__Exercise goal__
From the line containing "Build a 2-step" through the final line of the records, reproduce every line exactly.

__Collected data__
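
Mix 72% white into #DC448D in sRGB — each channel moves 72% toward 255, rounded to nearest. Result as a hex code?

#F5CBDF

#DC448D is rgb(220, 68, 141).
A 72% tint moves each channel 72% toward 255:
  R: 220 + 25.2 = 245.2 → 245
  G: 68 + 0.72×(255−68) = 68 + 134.64 = 202.64 → 203
  B: 141 + 82.08 = 223.08 → 223
rgb(245, 203, 223) = #F5CBDF.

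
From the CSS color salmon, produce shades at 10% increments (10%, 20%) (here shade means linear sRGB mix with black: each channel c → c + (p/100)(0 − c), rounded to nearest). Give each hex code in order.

#E17367, #C8665B

CSS salmon is rgb(250, 128, 114).
10%: (250 − 25 = 225→225, 128 − 12.8 = 115.2→115, 114 − 11.4 = 102.6→103) → #E17367
20%: (250 − 50 = 200→200, 128 − 25.6 = 102.4→102, 114 − 22.8 = 91.2→91) → #C8665B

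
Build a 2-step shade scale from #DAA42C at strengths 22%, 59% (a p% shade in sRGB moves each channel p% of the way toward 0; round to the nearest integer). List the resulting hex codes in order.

#DAA42C is rgb(218, 164, 44).
22%: (218 − 47.96 = 170.04→170, 164 − 36.08 = 127.92→128, 44 − 9.68 = 34.32→34) → #AA8022
59%: (218 − 128.62 = 89.38→89, 164 − 96.76 = 67.24→67, 44 − 25.96 = 18.04→18) → #594312

#AA8022, #594312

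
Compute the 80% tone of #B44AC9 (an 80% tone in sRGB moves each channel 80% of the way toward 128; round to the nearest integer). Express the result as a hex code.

#B44AC9 is rgb(180, 74, 201).
An 80% tone moves each channel 80% toward 128:
  R: 180 − 41.6 = 138.4 → 138
  G: 74 + 43.2 = 117.2 → 117
  B: 201 + 0.8×(128−201) = 201 − 58.4 = 142.6 → 143
rgb(138, 117, 143) = #8A758F.

#8A758F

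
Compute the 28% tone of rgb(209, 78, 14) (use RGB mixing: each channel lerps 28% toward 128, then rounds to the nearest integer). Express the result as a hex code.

A 28% tone moves each channel 28% toward 128:
  R: 209 − 22.68 = 186.32 → 186
  G: 78 + 14 = 92 → 92
  B: 14 + 0.28×(128−14) = 14 + 31.92 = 45.92 → 46
rgb(186, 92, 46) = #BA5C2E.

#BA5C2E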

__Completed exercise__
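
Build a 2-step shade scale from #DAA42C at strengths 22%, 59% (a p% shade in sRGB moves each channel p% of the way toward 0; round to the nearest integer). List the resulting hex codes in order.

#DAA42C is rgb(218, 164, 44).
22%: (218 − 47.96 = 170.04→170, 164 − 36.08 = 127.92→128, 44 − 9.68 = 34.32→34) → #AA8022
59%: (218 − 128.62 = 89.38→89, 164 − 96.76 = 67.24→67, 44 − 25.96 = 18.04→18) → #594312

#AA8022, #594312

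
Compute the 80% tone of #B44AC9 (an 80% tone in sRGB moves each channel 80% of the way toward 128; round to the nearest integer). Express the result as a hex code.

#B44AC9 is rgb(180, 74, 201).
An 80% tone moves each channel 80% toward 128:
  R: 180 − 41.6 = 138.4 → 138
  G: 74 + 43.2 = 117.2 → 117
  B: 201 + 0.8×(128−201) = 201 − 58.4 = 142.6 → 143
rgb(138, 117, 143) = #8A758F.

#8A758F

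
Compute the 28% tone of rgb(209, 78, 14) (use RGB mixing: each channel lerps 28% toward 128, then rounds to the nearest integer). Express the result as a hex code.

A 28% tone moves each channel 28% toward 128:
  R: 209 − 22.68 = 186.32 → 186
  G: 78 + 14 = 92 → 92
  B: 14 + 0.28×(128−14) = 14 + 31.92 = 45.92 → 46
rgb(186, 92, 46) = #BA5C2E.

#BA5C2E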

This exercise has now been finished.